(Records excerpted from a collection)
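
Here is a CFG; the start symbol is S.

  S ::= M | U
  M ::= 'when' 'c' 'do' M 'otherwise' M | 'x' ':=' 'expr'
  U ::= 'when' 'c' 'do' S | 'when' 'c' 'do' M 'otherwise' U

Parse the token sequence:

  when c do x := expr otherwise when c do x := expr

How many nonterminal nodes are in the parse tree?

6

[S [U when c do [M x := expr] otherwise [U when c do [S [M x := expr]]]]]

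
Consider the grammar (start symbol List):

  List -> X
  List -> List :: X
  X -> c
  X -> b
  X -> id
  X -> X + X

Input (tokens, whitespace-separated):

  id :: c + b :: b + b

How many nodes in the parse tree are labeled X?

[List [List [List [X id]] :: [X [X c] + [X b]]] :: [X [X b] + [X b]]]

7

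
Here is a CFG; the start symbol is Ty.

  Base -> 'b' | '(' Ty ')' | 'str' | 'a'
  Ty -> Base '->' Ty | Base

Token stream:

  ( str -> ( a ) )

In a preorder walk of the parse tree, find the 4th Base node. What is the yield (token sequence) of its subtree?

a

[Ty [Base ( [Ty [Base str] -> [Ty [Base ( [Ty [Base a]] )]]] )]]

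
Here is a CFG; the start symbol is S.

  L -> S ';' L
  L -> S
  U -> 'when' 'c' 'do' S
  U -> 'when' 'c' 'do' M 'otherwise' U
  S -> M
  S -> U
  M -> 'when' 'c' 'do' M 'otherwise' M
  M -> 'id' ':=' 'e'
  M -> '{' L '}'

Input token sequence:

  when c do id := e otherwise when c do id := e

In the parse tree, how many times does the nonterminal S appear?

2

[S [U when c do [M id := e] otherwise [U when c do [S [M id := e]]]]]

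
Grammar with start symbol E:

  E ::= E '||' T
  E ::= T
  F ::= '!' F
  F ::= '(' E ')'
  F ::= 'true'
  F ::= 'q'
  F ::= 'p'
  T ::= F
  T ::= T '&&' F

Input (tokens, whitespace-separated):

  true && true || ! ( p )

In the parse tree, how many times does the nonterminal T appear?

4

[E [E [T [T [F true]] && [F true]]] || [T [F ! [F ( [E [T [F p]]] )]]]]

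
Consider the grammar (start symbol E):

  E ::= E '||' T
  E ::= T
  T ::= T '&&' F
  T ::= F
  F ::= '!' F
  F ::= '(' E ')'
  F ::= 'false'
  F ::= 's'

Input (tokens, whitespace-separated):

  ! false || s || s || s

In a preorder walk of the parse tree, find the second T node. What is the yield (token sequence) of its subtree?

s

[E [E [E [E [T [F ! [F false]]]] || [T [F s]]] || [T [F s]]] || [T [F s]]]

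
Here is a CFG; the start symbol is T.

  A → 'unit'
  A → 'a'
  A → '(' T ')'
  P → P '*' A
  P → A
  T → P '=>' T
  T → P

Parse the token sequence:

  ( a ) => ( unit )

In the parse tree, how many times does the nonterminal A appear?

4

[T [P [A ( [T [P [A a]]] )]] => [T [P [A ( [T [P [A unit]]] )]]]]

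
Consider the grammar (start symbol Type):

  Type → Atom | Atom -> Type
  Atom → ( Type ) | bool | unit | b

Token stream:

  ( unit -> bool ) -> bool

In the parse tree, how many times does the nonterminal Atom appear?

4

[Type [Atom ( [Type [Atom unit] -> [Type [Atom bool]]] )] -> [Type [Atom bool]]]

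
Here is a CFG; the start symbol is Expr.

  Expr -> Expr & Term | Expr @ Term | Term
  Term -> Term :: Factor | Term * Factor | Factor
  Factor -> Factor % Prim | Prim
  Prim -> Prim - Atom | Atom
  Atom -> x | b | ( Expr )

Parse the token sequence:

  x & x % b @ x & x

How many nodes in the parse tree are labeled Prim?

5

[Expr [Expr [Expr [Expr [Term [Factor [Prim [Atom x]]]]] & [Term [Factor [Factor [Prim [Atom x]]] % [Prim [Atom b]]]]] @ [Term [Factor [Prim [Atom x]]]]] & [Term [Factor [Prim [Atom x]]]]]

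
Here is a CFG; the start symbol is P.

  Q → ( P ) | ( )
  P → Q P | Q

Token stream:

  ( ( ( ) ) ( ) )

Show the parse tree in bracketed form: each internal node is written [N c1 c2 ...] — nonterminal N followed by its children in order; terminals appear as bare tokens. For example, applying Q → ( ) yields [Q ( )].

P
Q
( P )
( Q P )
( ( P ) P )
( ( Q ) P )
( ( ( ) ) P )
( ( ( ) ) Q )
( ( ( ) ) ( ) )

[P [Q ( [P [Q ( [P [Q ( )]] )] [P [Q ( )]]] )]]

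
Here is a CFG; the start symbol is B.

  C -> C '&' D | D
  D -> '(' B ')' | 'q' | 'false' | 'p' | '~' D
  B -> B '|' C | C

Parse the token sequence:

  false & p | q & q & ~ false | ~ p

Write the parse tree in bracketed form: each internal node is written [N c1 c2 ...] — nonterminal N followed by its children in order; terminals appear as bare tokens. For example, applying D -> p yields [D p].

B
B | C
B | C | C
C | C | C
C & D | C | C
D & D | C | C
false & D | C | C
false & p | C | C
false & p | C & D | C
false & p | C & D & D | C
false & p | D & D & D | C
false & p | q & D & D | C
false & p | q & q & D | C
false & p | q & q & ~ D | C
false & p | q & q & ~ false | C
false & p | q & q & ~ false | D
false & p | q & q & ~ false | ~ D
false & p | q & q & ~ false | ~ p

[B [B [B [C [C [D false]] & [D p]]] | [C [C [C [D q]] & [D q]] & [D ~ [D false]]]] | [C [D ~ [D p]]]]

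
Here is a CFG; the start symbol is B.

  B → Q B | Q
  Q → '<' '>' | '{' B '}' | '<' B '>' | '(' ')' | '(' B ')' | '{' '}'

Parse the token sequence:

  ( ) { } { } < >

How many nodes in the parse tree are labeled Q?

[B [Q ( )] [B [Q { }] [B [Q { }] [B [Q < >]]]]]

4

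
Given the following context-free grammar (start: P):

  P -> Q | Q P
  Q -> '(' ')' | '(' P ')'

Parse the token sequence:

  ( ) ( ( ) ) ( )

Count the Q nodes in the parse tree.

4

[P [Q ( )] [P [Q ( [P [Q ( )]] )] [P [Q ( )]]]]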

■ Problem to work on ■
Every line above with the string "symbol" in it needs to be copied.

■ Reply ■
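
Here is a CFG; the start symbol is S.
Consider the grammar (start symbol List):
Here is a CFG; the start symbol is Ty.
Here is a CFG; the start symbol is S.
Grammar with start symbol E:
Consider the grammar (start symbol E):
Here is a CFG; the start symbol is T.
Consider the grammar (start symbol Type):
Here is a CFG; the start symbol is Expr.
Here is a CFG; the start symbol is P.
Here is a CFG; the start symbol is B.
Here is a CFG; the start symbol is B.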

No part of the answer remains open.